> _Problem description_: A verbatim copy of every record is needed.

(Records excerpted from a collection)
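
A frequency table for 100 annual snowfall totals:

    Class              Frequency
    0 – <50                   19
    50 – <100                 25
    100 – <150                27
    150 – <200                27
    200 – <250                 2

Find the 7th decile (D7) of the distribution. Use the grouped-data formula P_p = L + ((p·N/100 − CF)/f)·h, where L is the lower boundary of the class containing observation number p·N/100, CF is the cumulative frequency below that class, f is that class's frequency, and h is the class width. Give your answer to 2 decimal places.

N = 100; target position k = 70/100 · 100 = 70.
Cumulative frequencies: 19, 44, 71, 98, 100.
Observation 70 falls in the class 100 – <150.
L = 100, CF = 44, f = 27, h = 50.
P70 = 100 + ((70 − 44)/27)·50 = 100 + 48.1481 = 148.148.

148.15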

> _Solution for this task_:
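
A frequency table for 100 annual snowfall totals:

    Class              Frequency
    0 – <50                   19
    50 – <100                 25
    100 – <150                27
    150 – <200                27
    200 – <250                 2

Find the 7th decile (D7) of the distribution. Use the grouped-data formula P_p = L + ((p·N/100 − CF)/f)·h, where L is the lower boundary of the class containing observation number p·N/100, CF is the cumulative frequency below that class, f is that class's frequency, and h is the class width. Give your answer to 2 decimal places.

N = 100; target position k = 70/100 · 100 = 70.
Cumulative frequencies: 19, 44, 71, 98, 100.
Observation 70 falls in the class 100 – <150.
L = 100, CF = 44, f = 27, h = 50.
P70 = 100 + ((70 − 44)/27)·50 = 100 + 48.1481 = 148.148.

148.15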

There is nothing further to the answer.